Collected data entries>
####

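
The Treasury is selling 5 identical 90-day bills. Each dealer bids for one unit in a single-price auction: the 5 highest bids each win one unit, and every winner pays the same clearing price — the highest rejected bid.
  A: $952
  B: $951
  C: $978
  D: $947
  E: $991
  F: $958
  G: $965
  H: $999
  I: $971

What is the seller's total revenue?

Ordering the bids: 999 (H), 991 (E), 978 (C), 971 (I), 965 (G), 958 (F), 952 (A), …
Winners (5 units): H, E, C, I, G.
Clearing price = highest rejected bid = $958.
Total revenue = 5 × $958 = $4,790.

Total revenue: $4,790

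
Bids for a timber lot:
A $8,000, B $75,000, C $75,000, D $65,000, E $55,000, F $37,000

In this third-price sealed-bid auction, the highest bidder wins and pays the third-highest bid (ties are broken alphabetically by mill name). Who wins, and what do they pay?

B pays $65,000

Third-price sealed-bid auction: the highest bidder wins and pays the third-highest bid.
Bids in order: 75,000 (B) > 75,000 (C) > 65,000 (D) > 55,000 (E) > 37,000 (F) > 8,000 (A)
Tie at $75,000 → B wins by tie-break.
B is highest; pays the third-highest bid, $65,000.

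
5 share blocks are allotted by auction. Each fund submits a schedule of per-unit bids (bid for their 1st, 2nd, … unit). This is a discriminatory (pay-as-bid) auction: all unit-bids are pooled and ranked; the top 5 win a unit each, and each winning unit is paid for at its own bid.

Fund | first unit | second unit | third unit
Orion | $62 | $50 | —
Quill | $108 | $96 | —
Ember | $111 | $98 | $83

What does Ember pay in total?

Merging the schedules and taking the best 5: 111 (Ember-1), 108 (Quill-1), 98 (Ember-2), 96 (Quill-2), 83 (Ember-3)
Next rejected bid: $62 (not a price — pay-as-bid).
Ember's winning unit-bids: 111 + 98 + 83 = $292.

Ember pays $292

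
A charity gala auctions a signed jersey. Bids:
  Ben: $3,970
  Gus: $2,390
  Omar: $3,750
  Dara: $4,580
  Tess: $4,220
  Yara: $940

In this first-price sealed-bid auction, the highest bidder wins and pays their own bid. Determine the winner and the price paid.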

####

After locating the line with "What is the seller's total revenue?", output that line and every later one exactly, through the end of the entries above.

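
What is the seller's total revenue?

Ordering the bids: 999 (H), 991 (E), 978 (C), 971 (I), 965 (G), 958 (F), 952 (A), …
Winners (5 units): H, E, C, I, G.
Clearing price = highest rejected bid = $958.
Total revenue = 5 × $958 = $4,790.

Total revenue: $4,790

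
Bids for a timber lot:
A $8,000, B $75,000, C $75,000, D $65,000, E $55,000, F $37,000

In this third-price sealed-bid auction, the highest bidder wins and pays the third-highest bid (ties are broken alphabetically by mill name). Who wins, and what do they pay?

B pays $65,000

Third-price sealed-bid auction: the highest bidder wins and pays the third-highest bid.
Bids in order: 75,000 (B) > 75,000 (C) > 65,000 (D) > 55,000 (E) > 37,000 (F) > 8,000 (A)
Tie at $75,000 → B wins by tie-break.
B is highest; pays the third-highest bid, $65,000.

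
5 share blocks are allotted by auction. Each fund submits a schedule of per-unit bids (bid for their 1st, 2nd, … unit). This is a discriminatory (pay-as-bid) auction: all unit-bids are pooled and ranked; the top 5 win a unit each, and each winning unit is paid for at its own bid.

Fund | first unit | second unit | third unit
Orion | $62 | $50 | —
Quill | $108 | $96 | —
Ember | $111 | $98 | $83

What does Ember pay in total?

Merging the schedules and taking the best 5: 111 (Ember-1), 108 (Quill-1), 98 (Ember-2), 96 (Quill-2), 83 (Ember-3)
Next rejected bid: $62 (not a price — pay-as-bid).
Ember's winning unit-bids: 111 + 98 + 83 = $292.

Ember pays $292

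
A charity gala auctions a signed jersey. Bids:
  Ben: $3,970
  Gus: $2,390
  Omar: $3,750
  Dara: $4,580
  Tess: $4,220
  Yara: $940

In this first-price sealed-bid auction, the highest bidder wins and pays their own bid. Determine the winner and the price paid.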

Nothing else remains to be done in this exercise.